### TASK TO CARRY OUT
Show every line of the data below that includes the word "until".

(Beginning of DATA EXTRACTS)

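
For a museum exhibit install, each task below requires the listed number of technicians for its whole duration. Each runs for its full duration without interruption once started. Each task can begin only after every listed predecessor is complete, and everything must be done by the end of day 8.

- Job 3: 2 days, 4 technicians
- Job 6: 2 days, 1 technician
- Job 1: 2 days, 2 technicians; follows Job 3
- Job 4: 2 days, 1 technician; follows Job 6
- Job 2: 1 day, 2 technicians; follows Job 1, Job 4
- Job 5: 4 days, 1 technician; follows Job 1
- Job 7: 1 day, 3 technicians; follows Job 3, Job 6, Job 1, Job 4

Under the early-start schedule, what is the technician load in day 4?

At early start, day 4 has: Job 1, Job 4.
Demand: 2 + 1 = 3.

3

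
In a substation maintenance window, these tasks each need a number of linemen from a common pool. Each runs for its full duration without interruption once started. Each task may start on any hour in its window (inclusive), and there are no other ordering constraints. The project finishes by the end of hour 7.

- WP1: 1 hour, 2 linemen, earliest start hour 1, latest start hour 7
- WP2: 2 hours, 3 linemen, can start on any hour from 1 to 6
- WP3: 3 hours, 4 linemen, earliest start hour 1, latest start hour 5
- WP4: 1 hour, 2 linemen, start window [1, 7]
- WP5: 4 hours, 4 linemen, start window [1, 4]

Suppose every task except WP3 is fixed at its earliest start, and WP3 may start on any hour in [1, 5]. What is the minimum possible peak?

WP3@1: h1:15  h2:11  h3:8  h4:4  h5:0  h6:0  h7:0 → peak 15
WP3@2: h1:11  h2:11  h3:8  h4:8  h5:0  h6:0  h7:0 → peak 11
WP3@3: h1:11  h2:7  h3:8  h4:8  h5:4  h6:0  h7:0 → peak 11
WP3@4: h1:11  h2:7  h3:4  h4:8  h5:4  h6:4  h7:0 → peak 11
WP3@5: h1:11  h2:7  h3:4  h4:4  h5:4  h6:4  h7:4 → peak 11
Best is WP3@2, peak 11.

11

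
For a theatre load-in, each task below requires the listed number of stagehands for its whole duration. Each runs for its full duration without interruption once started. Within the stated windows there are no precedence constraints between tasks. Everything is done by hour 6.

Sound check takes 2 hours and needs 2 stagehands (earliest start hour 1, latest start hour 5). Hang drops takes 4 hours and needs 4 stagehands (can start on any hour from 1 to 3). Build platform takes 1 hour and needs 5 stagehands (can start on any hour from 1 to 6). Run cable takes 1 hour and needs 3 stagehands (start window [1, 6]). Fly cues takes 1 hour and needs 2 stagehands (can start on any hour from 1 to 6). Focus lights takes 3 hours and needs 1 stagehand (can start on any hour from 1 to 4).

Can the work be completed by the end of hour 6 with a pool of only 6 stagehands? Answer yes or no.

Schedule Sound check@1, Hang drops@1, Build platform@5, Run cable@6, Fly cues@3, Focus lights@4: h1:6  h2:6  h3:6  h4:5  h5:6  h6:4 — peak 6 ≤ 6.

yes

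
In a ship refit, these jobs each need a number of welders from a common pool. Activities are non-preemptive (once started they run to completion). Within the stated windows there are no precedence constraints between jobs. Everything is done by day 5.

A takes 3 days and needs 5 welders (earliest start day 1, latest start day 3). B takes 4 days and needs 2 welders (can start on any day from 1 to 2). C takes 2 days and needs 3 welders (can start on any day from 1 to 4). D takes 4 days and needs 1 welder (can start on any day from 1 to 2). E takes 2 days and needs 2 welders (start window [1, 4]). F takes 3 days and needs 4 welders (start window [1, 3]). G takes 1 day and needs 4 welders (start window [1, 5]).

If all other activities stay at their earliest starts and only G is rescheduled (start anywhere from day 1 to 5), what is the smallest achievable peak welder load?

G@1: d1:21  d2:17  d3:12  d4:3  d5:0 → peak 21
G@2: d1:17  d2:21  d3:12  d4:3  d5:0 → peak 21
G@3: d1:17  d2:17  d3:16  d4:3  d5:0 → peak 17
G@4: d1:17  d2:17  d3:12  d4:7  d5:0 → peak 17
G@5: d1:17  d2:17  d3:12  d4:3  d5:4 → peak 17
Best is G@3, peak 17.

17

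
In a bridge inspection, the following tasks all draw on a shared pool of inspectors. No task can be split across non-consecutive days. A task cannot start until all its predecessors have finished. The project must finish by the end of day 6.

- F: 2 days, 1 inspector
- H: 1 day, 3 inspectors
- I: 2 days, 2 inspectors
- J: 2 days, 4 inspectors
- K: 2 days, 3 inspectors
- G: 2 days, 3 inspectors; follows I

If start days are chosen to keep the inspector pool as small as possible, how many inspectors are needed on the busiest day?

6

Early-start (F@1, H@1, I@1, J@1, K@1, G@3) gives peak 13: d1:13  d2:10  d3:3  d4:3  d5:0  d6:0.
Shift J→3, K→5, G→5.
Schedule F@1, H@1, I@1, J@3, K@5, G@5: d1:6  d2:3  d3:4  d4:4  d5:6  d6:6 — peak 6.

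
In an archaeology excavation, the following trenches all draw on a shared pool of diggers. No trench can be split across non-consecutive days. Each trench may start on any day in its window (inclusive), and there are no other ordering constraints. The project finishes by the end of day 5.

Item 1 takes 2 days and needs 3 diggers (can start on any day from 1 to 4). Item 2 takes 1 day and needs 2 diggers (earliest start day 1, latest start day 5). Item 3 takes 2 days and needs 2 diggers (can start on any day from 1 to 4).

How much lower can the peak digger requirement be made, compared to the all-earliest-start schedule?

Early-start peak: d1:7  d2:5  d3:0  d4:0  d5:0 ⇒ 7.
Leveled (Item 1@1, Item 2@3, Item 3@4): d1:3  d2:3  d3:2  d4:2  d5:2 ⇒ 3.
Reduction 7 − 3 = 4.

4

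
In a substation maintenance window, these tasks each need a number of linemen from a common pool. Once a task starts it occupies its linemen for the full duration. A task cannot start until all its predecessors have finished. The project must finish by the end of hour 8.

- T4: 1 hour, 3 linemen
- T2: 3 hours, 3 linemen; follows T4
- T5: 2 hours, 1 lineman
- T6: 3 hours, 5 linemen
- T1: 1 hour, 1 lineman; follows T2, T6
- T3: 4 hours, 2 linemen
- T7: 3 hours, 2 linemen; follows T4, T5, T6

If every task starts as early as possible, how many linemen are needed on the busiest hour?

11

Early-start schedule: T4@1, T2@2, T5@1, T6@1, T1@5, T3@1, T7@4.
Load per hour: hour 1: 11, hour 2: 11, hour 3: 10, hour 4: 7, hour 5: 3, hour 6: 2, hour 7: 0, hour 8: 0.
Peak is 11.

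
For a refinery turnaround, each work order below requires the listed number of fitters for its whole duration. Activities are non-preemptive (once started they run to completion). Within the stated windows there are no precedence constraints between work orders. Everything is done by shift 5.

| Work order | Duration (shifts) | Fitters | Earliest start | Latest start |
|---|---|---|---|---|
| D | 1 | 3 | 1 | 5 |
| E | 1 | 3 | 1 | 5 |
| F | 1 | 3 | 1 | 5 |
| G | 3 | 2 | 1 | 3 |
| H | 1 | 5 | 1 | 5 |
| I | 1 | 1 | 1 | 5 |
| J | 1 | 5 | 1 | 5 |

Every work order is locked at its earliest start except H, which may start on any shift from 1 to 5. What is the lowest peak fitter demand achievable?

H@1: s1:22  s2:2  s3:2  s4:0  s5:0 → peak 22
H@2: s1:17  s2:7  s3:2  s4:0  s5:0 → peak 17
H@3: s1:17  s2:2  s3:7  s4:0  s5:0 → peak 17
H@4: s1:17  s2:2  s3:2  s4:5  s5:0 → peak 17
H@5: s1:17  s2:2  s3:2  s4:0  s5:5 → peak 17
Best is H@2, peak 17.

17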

(End of DATA EXTRACTS)
(Beginning of DATA EXTRACTS)

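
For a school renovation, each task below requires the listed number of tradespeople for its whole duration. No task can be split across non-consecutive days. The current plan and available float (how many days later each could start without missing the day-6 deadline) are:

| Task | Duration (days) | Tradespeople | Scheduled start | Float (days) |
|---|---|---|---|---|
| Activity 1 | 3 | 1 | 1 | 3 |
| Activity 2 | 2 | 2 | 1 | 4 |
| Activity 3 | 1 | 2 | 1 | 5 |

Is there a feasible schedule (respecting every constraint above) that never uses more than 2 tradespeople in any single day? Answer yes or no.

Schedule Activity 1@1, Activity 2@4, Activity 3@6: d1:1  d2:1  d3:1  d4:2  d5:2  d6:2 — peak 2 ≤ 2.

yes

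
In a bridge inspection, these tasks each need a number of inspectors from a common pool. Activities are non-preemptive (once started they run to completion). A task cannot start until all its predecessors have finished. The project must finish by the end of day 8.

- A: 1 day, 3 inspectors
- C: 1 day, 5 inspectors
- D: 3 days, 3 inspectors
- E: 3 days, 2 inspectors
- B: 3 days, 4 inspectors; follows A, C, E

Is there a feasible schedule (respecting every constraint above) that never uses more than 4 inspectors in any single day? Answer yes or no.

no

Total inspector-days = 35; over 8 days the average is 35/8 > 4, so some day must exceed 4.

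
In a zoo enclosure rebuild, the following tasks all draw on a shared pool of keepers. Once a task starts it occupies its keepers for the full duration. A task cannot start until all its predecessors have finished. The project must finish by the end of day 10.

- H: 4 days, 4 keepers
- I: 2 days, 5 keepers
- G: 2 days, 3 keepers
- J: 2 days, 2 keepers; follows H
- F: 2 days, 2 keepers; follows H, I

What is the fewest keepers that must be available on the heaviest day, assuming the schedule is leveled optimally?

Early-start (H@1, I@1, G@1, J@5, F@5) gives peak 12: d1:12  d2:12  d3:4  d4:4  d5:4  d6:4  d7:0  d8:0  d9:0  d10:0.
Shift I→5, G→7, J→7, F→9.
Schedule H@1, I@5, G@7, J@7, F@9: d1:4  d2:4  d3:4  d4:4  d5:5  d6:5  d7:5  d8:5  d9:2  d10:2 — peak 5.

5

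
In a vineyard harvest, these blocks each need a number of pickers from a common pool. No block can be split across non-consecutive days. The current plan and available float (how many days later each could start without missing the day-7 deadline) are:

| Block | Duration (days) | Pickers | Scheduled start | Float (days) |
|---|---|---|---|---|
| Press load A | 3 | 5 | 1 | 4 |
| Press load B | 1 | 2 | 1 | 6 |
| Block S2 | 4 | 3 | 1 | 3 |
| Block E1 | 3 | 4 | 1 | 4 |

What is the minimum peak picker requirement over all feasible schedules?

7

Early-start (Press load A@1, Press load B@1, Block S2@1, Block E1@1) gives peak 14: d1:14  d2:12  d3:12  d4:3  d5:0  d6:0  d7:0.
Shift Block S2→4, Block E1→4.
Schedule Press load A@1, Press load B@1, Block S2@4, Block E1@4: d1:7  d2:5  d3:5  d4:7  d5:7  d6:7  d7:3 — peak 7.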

(End of DATA EXTRACTS)
(Beginning of DATA EXTRACTS)

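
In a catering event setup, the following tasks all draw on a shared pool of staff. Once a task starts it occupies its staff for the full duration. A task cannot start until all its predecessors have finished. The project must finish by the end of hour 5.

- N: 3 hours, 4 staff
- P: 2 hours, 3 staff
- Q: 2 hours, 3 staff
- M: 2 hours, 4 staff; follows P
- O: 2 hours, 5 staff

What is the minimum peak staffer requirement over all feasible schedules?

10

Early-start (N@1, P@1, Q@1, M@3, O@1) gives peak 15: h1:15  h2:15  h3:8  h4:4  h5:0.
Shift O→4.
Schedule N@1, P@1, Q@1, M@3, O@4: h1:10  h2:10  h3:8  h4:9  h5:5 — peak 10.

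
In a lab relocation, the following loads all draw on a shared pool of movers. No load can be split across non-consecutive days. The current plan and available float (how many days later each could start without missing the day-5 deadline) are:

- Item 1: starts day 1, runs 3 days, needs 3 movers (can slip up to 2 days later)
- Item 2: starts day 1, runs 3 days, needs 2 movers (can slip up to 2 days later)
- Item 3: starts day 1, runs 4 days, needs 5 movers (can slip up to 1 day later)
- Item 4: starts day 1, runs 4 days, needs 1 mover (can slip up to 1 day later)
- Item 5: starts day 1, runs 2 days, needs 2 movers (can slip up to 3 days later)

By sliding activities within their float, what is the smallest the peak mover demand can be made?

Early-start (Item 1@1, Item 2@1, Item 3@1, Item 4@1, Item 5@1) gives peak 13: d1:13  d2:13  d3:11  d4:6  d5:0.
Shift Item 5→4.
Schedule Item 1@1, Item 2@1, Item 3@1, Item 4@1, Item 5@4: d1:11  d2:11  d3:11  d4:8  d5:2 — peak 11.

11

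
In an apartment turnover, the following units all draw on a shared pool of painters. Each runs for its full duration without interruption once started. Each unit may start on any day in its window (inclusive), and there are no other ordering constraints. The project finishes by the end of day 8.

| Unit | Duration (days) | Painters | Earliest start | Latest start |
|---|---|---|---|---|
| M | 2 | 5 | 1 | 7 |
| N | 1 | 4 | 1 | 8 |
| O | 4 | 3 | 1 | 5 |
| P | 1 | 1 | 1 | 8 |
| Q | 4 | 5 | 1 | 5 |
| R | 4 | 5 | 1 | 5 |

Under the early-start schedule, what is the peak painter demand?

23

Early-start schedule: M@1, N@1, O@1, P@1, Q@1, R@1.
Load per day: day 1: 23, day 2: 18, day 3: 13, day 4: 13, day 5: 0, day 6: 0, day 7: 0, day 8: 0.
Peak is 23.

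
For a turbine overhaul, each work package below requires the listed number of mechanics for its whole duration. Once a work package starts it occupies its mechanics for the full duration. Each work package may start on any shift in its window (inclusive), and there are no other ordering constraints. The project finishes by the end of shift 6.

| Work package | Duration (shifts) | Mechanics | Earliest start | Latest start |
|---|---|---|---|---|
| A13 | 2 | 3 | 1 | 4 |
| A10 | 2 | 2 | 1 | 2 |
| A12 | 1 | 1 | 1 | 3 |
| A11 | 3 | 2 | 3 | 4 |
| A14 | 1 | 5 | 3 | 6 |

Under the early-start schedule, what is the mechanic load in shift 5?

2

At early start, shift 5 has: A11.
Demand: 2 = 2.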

(End of DATA EXTRACTS)

### WRITTEN SOLUTION
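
In a bridge inspection, the following tasks all draw on a shared pool of inspectors. No task can be split across non-consecutive days. A task cannot start until all its predecessors have finished. The project must finish by the end of day 6.
In a substation maintenance window, these tasks each need a number of linemen from a common pool. Once a task starts it occupies its linemen for the full duration. A task cannot start until all its predecessors have finished. The project must finish by the end of hour 8.
In a bridge inspection, these tasks each need a number of inspectors from a common pool. Activities are non-preemptive (once started they run to completion). A task cannot start until all its predecessors have finished. The project must finish by the end of day 8.
In a zoo enclosure rebuild, the following tasks all draw on a shared pool of keepers. Once a task starts it occupies its keepers for the full duration. A task cannot start until all its predecessors have finished. The project must finish by the end of day 10.
In a catering event setup, the following tasks all draw on a shared pool of staff. Once a task starts it occupies its staff for the full duration. A task cannot start until all its predecessors have finished. The project must finish by the end of hour 5.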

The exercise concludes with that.